• **WHAT IS EXPECTED**: Please print the entries below exactly, from the line with "Withholding guide (weekly" through the line with "Earns $3220.00 gross per week.", including both of those lines and leaving out all others.

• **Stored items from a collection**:
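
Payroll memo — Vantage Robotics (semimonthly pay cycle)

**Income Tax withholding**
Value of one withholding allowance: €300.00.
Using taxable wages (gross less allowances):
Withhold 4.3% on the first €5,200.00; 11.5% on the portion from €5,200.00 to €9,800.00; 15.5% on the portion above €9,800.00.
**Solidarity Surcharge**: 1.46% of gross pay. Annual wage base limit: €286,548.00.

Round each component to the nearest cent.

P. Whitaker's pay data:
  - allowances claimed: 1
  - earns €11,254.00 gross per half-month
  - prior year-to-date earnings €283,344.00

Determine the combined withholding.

Income Tax: taxable = €11,254.00 − 1×€300.00 = €10,954.00
  €752.60 + 15.5% × (€10,954.00 − €9,800.00) = €752.60 + 15.5% × €1,154.00 = €931.47
Solidarity Surcharge: cap €286,548.00 − YTD €283,344.00 = €3,204.00 subject; 1.46% × €3,204.00 = €46.78
Total: €931.47 + €46.78 = €978.25

€978.25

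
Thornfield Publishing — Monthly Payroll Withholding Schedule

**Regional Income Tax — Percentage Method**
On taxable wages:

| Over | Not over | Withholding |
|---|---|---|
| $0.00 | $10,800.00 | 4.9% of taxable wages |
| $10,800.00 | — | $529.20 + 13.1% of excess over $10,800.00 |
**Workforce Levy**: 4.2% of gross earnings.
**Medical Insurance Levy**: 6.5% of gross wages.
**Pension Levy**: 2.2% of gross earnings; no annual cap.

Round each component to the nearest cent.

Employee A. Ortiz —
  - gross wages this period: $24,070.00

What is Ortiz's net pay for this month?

$18,697.40

Regional Income Tax: taxable = $24,070.00
  $529.20 + 13.1% × ($24,070.00 − $10,800.00) = $529.20 + 13.1% × $13,270.00 = $2,267.57
Workforce Levy: 4.2% × $24,070.00 = $1,010.94
Medical Insurance Levy: 6.5% × $24,070.00 = $1,564.55
Pension Levy: 2.2% × $24,070.00 = $529.54
Total withheld: $2,267.57 + $1,010.94 + $1,564.55 + $529.54 = $5,372.60
Net pay: $24,070.00 − $5,372.60 = $18,697.40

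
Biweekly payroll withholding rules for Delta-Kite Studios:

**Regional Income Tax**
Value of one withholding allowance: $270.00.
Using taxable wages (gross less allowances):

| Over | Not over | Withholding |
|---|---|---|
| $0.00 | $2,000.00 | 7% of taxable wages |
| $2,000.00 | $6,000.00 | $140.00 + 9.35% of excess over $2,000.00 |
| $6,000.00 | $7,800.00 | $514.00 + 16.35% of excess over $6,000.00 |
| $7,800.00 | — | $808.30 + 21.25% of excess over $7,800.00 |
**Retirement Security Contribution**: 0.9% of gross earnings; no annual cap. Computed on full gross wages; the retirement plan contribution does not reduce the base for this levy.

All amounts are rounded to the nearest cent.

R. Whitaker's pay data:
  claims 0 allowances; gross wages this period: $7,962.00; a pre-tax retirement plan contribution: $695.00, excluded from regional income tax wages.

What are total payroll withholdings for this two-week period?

Regional Income Tax: taxable = $7,962.00 − $695.00 = $7,267.00
  $514.00 + 16.35% × ($7,267.00 − $6,000.00) = $514.00 + 16.35% × $1,267.00 = $721.15
Retirement Security Contribution: 0.9% × $7,962.00 = $71.66
Total: $721.15 + $71.66 = $792.81

$792.81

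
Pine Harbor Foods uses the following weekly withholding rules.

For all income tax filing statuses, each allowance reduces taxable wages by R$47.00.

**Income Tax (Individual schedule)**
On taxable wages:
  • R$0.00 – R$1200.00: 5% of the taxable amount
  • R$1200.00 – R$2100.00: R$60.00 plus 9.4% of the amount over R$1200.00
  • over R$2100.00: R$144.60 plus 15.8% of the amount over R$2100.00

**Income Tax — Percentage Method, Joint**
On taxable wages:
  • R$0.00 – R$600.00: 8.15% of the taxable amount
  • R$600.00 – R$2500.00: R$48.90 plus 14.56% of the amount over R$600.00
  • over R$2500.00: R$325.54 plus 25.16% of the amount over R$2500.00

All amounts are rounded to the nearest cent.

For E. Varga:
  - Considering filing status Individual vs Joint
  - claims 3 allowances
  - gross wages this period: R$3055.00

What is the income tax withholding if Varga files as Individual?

R$273.21

Income Tax (Individual): taxable = R$3055.00 − 3×R$47.00 = R$2914.00
  R$144.60 + 15.8% × (R$2914.00 − R$2100.00) = R$144.60 + 15.8% × R$814.00 = R$273.21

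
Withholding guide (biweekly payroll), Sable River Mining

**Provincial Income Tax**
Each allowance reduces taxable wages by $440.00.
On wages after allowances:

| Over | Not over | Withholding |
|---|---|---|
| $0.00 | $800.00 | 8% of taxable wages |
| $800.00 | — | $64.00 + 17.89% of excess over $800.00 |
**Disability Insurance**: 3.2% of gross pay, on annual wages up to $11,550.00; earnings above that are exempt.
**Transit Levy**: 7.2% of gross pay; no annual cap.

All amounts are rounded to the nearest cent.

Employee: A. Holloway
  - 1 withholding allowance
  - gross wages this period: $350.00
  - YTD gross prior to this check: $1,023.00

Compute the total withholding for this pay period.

Provincial Income Tax: taxable = $350.00 − 1×$440.00 = $-90.00
  Taxable ≤ 0 → $0.00
Disability Insurance: 3.2% × $350.00 = $11.20
Transit Levy: 7.2% × $350.00 = $25.20
Total: $0.00 + $11.20 + $25.20 = $36.40

$36.40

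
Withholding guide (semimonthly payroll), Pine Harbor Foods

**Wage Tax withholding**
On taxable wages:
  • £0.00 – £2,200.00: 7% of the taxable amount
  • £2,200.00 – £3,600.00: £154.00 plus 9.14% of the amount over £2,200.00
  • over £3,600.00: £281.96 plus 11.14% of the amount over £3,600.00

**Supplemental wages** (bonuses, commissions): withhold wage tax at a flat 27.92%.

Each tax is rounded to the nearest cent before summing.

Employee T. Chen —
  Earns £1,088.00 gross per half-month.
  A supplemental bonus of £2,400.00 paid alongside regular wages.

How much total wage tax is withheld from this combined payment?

Wage Tax: taxable = £1,088.00
  7% × £1,088.00 = £76.16
Supplemental (27.92% flat on bonus): 27.92% × £2,400.00 = £670.08
Total wage tax: £76.16 + £670.08 = £746.24

£746.24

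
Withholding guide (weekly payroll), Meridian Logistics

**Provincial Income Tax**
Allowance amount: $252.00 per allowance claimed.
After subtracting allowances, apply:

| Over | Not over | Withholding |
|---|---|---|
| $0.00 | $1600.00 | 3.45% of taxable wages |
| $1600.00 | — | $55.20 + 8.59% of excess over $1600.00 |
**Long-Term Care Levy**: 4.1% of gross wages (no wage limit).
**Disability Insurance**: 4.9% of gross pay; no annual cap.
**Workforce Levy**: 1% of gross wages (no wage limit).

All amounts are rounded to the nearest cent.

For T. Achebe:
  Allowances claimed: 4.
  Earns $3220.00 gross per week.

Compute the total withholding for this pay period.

Provincial Income Tax: taxable = $3220.00 − 4×$252.00 = $2212.00
  $55.20 + 8.59% × ($2212.00 − $1600.00) = $55.20 + 8.59% × $612.00 = $107.77
Long-Term Care Levy: 4.1% × $3220.00 = $132.02
Disability Insurance: 4.9% × $3220.00 = $157.78
Workforce Levy: 1% × $3220.00 = $32.20
Total: $107.77 + $132.02 + $157.78 + $32.20 = $429.77

$429.77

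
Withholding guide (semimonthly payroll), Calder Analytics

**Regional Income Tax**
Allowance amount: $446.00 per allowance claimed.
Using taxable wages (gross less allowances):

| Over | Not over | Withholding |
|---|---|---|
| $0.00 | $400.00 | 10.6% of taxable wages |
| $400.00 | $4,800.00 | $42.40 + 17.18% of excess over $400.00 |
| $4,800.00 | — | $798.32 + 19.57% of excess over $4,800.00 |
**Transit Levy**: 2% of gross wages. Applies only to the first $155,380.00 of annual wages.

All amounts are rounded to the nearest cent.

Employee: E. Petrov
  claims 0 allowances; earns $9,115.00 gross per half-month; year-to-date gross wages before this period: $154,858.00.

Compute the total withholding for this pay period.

Regional Income Tax: taxable = $9,115.00
  $798.32 + 19.57% × ($9,115.00 − $4,800.00) = $798.32 + 19.57% × $4,315.00 = $1,642.77
Transit Levy: cap $155,380.00 − YTD $154,858.00 = $522.00 subject; 2% × $522.00 = $10.44
Total: $1,642.77 + $10.44 = $1,653.21

$1,653.21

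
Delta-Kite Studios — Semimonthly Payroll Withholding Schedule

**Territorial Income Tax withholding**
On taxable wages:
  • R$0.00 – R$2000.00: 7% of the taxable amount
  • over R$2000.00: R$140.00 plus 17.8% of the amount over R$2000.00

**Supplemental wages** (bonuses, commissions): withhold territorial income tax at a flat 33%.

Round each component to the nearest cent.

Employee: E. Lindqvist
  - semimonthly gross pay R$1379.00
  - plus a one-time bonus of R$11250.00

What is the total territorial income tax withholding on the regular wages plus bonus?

Territorial Income Tax: taxable = R$1379.00
  7% × R$1379.00 = R$96.53
Supplemental (33% flat on bonus): 33% × R$11250.00 = R$3712.50
Total territorial income tax: R$96.53 + R$3712.50 = R$3809.03

R$3809.03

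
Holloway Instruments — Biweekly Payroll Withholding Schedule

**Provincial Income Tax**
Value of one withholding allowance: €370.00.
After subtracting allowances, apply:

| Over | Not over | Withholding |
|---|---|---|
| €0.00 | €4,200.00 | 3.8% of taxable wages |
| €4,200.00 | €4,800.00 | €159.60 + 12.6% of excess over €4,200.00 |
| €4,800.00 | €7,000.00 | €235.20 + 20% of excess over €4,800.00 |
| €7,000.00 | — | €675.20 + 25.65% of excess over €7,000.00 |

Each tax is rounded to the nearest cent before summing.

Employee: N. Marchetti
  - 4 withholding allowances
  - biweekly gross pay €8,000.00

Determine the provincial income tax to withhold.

Provincial Income Tax: taxable = €8,000.00 − 4×€370.00 = €6,520.00
  €235.20 + 20% × (€6,520.00 − €4,800.00) = €235.20 + 20% × €1,720.00 = €579.20

€579.20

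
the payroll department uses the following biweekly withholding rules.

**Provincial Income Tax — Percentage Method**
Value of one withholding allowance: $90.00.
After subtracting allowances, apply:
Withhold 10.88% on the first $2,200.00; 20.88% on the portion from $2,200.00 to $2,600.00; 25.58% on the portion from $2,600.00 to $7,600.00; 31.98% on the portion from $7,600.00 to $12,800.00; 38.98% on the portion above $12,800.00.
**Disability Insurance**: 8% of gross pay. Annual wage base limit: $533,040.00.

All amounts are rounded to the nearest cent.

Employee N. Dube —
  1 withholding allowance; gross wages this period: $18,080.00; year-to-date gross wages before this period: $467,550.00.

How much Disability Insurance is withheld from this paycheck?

$1,446.40

Disability Insurance: 8% × $18,080.00 = $1,446.40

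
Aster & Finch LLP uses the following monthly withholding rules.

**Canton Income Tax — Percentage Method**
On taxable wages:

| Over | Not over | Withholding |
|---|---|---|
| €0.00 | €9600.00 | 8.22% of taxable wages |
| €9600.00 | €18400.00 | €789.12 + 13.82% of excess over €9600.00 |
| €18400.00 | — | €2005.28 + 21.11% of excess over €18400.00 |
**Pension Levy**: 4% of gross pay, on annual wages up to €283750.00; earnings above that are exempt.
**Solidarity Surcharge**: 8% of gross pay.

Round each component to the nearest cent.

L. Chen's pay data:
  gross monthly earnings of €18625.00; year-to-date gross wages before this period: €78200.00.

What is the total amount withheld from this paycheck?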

• **SOLUTION BELOW**:
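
Withholding guide (weekly payroll), Meridian Logistics

**Provincial Income Tax**
Allowance amount: $252.00 per allowance claimed.
After subtracting allowances, apply:

| Over | Not over | Withholding |
|---|---|---|
| $0.00 | $1600.00 | 3.45% of taxable wages |
| $1600.00 | — | $55.20 + 8.59% of excess over $1600.00 |
**Long-Term Care Levy**: 4.1% of gross wages (no wage limit).
**Disability Insurance**: 4.9% of gross pay; no annual cap.
**Workforce Levy**: 1% of gross wages (no wage limit).

All amounts are rounded to the nearest cent.

For T. Achebe:
  Allowances claimed: 4.
  Earns $3220.00 gross per week.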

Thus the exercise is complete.